• **Problem details**
Transcribe the records below line by line, exactly as they read.

(Source data)

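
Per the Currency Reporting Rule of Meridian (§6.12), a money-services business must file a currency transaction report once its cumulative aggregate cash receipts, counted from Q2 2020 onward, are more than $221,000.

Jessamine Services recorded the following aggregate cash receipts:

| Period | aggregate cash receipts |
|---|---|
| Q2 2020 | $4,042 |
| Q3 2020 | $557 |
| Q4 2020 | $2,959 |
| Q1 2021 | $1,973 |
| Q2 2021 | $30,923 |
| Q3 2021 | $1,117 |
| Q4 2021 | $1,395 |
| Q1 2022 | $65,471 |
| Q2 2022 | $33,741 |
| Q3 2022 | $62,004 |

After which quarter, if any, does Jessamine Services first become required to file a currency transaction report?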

• **Solution to this task**
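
Per the Currency Reporting Rule of Meridian (§6.12), a money-services business must file a currency transaction report once its cumulative aggregate cash receipts, counted from Q2 2020 onward, are more than $221,000.

Jessamine Services recorded the following aggregate cash receipts:

| Period | aggregate cash receipts |
|---|---|
| Q2 2020 | $4,042 |
| Q3 2020 | $557 |
| Q4 2020 | $2,959 |
| Q1 2021 | $1,973 |
| Q2 2021 | $30,923 |
| Q3 2021 | $1,117 |
| Q4 2021 | $1,395 |
| Q1 2022 | $65,471 |
| Q2 2022 | $33,741 |
| Q3 2022 | $62,004 |

After which quarter, if any, does Jessamine Services first become required to file a currency transaction report?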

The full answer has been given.